## [Directions for this task]
Your answer must consist of exactly the lines below, starting with the line with "75 | 62 | 70 |" and going on through the line with "5.4), (46.2, 5.4)", and nothing else.

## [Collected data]
<<<<

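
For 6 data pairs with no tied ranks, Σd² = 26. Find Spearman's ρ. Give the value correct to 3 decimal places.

0.257

ρ = 1 − 6Σd² / [n(n²−1)] = 1 − 6×26 / (6×35)
  = 1 − 156/210 = 1 − 0.7429 ≈ 0.257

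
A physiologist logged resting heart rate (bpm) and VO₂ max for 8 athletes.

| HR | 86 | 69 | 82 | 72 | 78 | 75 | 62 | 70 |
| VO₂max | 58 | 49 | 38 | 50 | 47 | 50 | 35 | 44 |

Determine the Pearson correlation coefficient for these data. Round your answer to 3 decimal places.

n = 8, Σx = 594, Σy = 371, Σx² = 44518, Σy² = 17579, Σxy = 27751
nΣxy − ΣxΣy = 222008 − 220374 = 1634
nΣx² − (Σx)² = 356144 − 352836 = 3308; nΣy² − (Σy)² = 140632 − 137641 = 2991
r = 1634 / √(3308 × 2991) = 1634 / 3145.5092 ≈ 0.519

0.519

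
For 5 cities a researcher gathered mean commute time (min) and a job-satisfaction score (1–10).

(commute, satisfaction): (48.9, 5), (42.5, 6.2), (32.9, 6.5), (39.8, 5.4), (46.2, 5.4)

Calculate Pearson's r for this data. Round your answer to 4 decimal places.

-0.8062

n = 5, Σx = 210.3, Σy = 28.5, Σx² = 8998.35, Σy² = 164.01, Σxy = 1186.25
nΣxy − ΣxΣy = 5931.25 − 5993.55 = -62.3
nΣx² − (Σx)² = 44991.75 − 44226.09 = 765.66; nΣy² − (Σy)² = 820.05 − 812.25 = 7.8
r = -62.3 / √(765.66 × 7.8) = -62.3 / 77.2797 ≈ -0.8062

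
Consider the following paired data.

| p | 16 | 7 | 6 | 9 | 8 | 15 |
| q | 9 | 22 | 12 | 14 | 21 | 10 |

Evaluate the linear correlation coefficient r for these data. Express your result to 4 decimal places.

-0.6791

n = 6, Σp = 61, Σq = 88, Σp² = 711, Σq² = 1446, Σpq = 814
nΣpq − ΣpΣq = 4884 − 5368 = -484
nΣp² − (Σp)² = 4266 − 3721 = 545; nΣq² − (Σq)² = 8676 − 7744 = 932
r = -484 / √(545 × 932) = -484 / 712.6991 ≈ -0.6791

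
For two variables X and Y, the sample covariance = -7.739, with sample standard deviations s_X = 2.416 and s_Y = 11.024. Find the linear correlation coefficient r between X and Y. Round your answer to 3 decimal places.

-0.291

r = Cov(X,Y) / (s_X · s_Y) = -7.739 / (2.416 × 11.024)
  = -7.739 / 26.6340 ≈ -0.291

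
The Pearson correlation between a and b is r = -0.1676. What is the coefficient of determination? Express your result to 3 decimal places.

0.028

r² = (-0.1676)² = 0.028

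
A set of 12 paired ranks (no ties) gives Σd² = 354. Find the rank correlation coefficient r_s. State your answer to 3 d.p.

-0.238

ρ = 1 − 6Σd² / [n(n²−1)] = 1 − 6×354 / (12×143)
  = 1 − 2124/1716 = 1 − 1.2378 ≈ -0.238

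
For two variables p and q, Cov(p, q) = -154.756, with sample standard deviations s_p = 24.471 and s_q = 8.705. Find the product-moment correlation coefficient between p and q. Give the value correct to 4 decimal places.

-0.7265

r = Cov(p,q) / (s_p · s_q) = -154.756 / (24.471 × 8.705)
  = -154.756 / 213.0201 ≈ -0.7265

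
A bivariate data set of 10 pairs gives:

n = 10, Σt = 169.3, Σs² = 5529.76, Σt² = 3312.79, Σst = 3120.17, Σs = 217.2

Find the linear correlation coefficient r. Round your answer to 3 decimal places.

-0.925

r = (nΣst − ΣsΣt) / √[(nΣs² − (Σs)²)(nΣt² − (Σt)²)]
Numerator: 10×3120.17 − 217.2×169.3 = -5570.26
Denominator: √[(55297.6 − 47175.84)(33127.9 − 28662.49)] = √[8121.76 × 4465.41] = 6022.2079
r = -5570.26 / 6022.2079 ≈ -0.925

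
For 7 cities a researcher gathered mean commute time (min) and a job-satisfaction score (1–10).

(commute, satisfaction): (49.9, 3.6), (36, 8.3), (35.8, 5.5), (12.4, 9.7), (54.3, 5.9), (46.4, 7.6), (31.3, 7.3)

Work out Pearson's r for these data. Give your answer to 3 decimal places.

n = 7, Σx = 266.1, Σy = 47.9, Σx² = 11302.55, Σy² = 352.05, Σxy = 1697.12
nΣxy − ΣxΣy = 11879.84 − 12746.19 = -866.35
nΣx² − (Σx)² = 79117.85 − 70809.21 = 8308.64; nΣy² − (Σy)² = 2464.35 − 2294.41 = 169.94
r = -866.35 / √(8308.64 × 169.94) = -866.35 / 1188.2636 ≈ -0.729

-0.729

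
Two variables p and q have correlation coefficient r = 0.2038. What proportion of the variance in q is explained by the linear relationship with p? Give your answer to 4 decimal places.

r² = (0.2038)² = 0.0415

0.0415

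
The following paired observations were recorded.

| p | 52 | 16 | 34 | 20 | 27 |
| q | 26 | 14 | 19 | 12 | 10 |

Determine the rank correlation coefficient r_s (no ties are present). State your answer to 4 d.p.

Rank p: 5, 1, 4, 2, 3
Rank q: 5, 3, 4, 2, 1
d = rank(p) − rank(q): 0, -2, 0, 0, 2; Σd² = 8
ρ = 1 − 6Σd² / [n(n²−1)] = 1 − 6×8 / (5×24) = 1 − 48/120 ≈ 0.6000

0.6000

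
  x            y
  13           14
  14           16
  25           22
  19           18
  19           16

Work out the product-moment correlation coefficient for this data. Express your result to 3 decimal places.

0.928

n = 5, Σx = 90, Σy = 86, Σx² = 1712, Σy² = 1516, Σxy = 1602
nΣxy − ΣxΣy = 8010 − 7740 = 270
nΣx² − (Σx)² = 8560 − 8100 = 460; nΣy² − (Σy)² = 7580 − 7396 = 184
r = 270 / √(460 × 184) = 270 / 290.9295 ≈ 0.928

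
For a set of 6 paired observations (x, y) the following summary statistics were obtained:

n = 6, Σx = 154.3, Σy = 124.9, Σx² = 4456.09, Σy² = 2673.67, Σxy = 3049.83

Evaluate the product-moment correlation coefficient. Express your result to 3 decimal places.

-0.855

r = (nΣxy − ΣxΣy) / √[(nΣx² − (Σx)²)(nΣy² − (Σy)²)]
Numerator: 6×3049.83 − 154.3×124.9 = -973.09
Denominator: √[(26736.54 − 23808.49)(16042.02 − 15600.01)] = √[2928.05 × 442.01] = 1137.6411
r = -973.09 / 1137.6411 ≈ -0.855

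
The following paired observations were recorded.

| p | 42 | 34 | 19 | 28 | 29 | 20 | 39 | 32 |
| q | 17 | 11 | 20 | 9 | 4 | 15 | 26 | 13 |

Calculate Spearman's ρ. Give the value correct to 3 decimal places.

0.167

Rank p: 8, 6, 1, 3, 4, 2, 7, 5
Rank q: 6, 3, 7, 2, 1, 5, 8, 4
d = rank(p) − rank(q): 2, 3, -6, 1, 3, -3, -1, 1; Σd² = 70
ρ = 1 − 6Σd² / [n(n²−1)] = 1 − 6×70 / (8×63) = 1 − 420/504 ≈ 0.167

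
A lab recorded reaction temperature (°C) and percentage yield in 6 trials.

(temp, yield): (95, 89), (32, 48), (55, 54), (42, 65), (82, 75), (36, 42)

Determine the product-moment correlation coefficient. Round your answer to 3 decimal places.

n = 6, Σx = 342, Σy = 373, Σx² = 22858, Σy² = 24755, Σxy = 23353
nΣxy − ΣxΣy = 140118 − 127566 = 12552
nΣx² − (Σx)² = 137148 − 116964 = 20184; nΣy² − (Σy)² = 148530 − 139129 = 9401
r = 12552 / √(20184 × 9401) = 12552 / 13774.9695 ≈ 0.911

0.911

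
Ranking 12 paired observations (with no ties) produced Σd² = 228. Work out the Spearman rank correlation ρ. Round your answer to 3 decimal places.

0.203

ρ = 1 − 6Σd² / [n(n²−1)] = 1 − 6×228 / (12×143)
  = 1 − 1368/1716 = 1 − 0.7972 ≈ 0.203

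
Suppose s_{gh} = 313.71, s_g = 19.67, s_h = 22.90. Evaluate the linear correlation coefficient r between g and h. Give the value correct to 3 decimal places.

0.696

r = Cov(g,h) / (s_g · s_h) = 313.71 / (19.67 × 22.90)
  = 313.71 / 450.4430 ≈ 0.696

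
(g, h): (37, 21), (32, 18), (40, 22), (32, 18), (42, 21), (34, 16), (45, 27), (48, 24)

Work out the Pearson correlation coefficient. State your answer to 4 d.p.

0.8711

n = 8, Σg = 310, Σh = 167, Σg² = 12266, Σh² = 3575, Σgh = 6602
nΣgh − ΣgΣh = 52816 − 51770 = 1046
nΣg² − (Σg)² = 98128 − 96100 = 2028; nΣh² − (Σh)² = 28600 − 27889 = 711
r = 1046 / √(2028 × 711) = 1046 / 1200.7947 ≈ 0.8711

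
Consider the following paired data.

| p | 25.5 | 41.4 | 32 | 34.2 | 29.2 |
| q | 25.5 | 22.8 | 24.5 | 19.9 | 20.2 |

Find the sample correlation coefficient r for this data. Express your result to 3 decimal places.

n = 5, Σp = 162.3, Σq = 112.9, Σp² = 5410.49, Σq² = 2574.39, Σpq = 3648.59
nΣpq − ΣpΣq = 18242.95 − 18323.67 = -80.72
nΣp² − (Σp)² = 27052.45 − 26341.29 = 711.16; nΣq² − (Σq)² = 12871.95 − 12746.41 = 125.54
r = -80.72 / √(711.16 × 125.54) = -80.72 / 298.7960 ≈ -0.270

-0.270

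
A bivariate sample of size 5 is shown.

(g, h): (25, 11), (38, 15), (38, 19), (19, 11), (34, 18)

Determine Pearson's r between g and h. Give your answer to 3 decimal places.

0.852

n = 5, Σg = 154, Σh = 74, Σg² = 5030, Σh² = 1152, Σgh = 2388
nΣgh − ΣgΣh = 11940 − 11396 = 544
nΣg² − (Σg)² = 25150 − 23716 = 1434; nΣh² − (Σh)² = 5760 − 5476 = 284
r = 544 / √(1434 × 284) = 544 / 638.1661 ≈ 0.852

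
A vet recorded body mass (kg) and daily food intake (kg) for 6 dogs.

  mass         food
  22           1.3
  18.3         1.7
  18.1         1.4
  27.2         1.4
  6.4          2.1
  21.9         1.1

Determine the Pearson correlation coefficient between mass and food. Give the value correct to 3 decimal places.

n = 6, Σx = 113.9, Σy = 9, Σx² = 2406.91, Σy² = 14.12, Σxy = 160.66
nΣxy − ΣxΣy = 963.96 − 1025.1 = -61.14
nΣx² − (Σx)² = 14441.46 − 12973.21 = 1468.25; nΣy² − (Σy)² = 84.72 − 81 = 3.72
r = -61.14 / √(1468.25 × 3.72) = -61.14 / 73.9046 ≈ -0.827

-0.827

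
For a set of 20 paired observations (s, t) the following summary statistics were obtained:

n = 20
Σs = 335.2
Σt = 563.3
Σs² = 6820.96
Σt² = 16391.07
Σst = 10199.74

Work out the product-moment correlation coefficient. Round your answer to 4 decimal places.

0.9542

r = (nΣst − ΣsΣt) / √[(nΣs² − (Σs)²)(nΣt² − (Σt)²)]
Numerator: 20×10199.74 − 335.2×563.3 = 15176.64
Denominator: √[(136419.2 − 112359.04)(327821.4 − 317306.89)] = √[24060.16 × 10514.51] = 15905.3699
r = 15176.64 / 15905.3699 ≈ 0.9542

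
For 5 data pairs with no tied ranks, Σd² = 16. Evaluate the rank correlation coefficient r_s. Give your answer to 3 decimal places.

0.200

ρ = 1 − 6Σd² / [n(n²−1)] = 1 − 6×16 / (5×24)
  = 1 − 96/120 = 1 − 0.8000 ≈ 0.200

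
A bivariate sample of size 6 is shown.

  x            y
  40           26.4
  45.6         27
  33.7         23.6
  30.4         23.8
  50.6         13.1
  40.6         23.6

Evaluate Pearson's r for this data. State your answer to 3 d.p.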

>>>>

## [Exercise result]
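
| HR | 86 | 69 | 82 | 72 | 78 | 75 | 62 | 70 |
| VO₂max | 58 | 49 | 38 | 50 | 47 | 50 | 35 | 44 |

Determine the Pearson correlation coefficient for these data. Round your answer to 3 decimal places.

n = 8, Σx = 594, Σy = 371, Σx² = 44518, Σy² = 17579, Σxy = 27751
nΣxy − ΣxΣy = 222008 − 220374 = 1634
nΣx² − (Σx)² = 356144 − 352836 = 3308; nΣy² − (Σy)² = 140632 − 137641 = 2991
r = 1634 / √(3308 × 2991) = 1634 / 3145.5092 ≈ 0.519

0.519

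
For 5 cities a researcher gathered mean commute time (min) and a job-satisfaction score (1–10).

(commute, satisfaction): (48.9, 5), (42.5, 6.2), (32.9, 6.5), (39.8, 5.4), (46.2, 5.4)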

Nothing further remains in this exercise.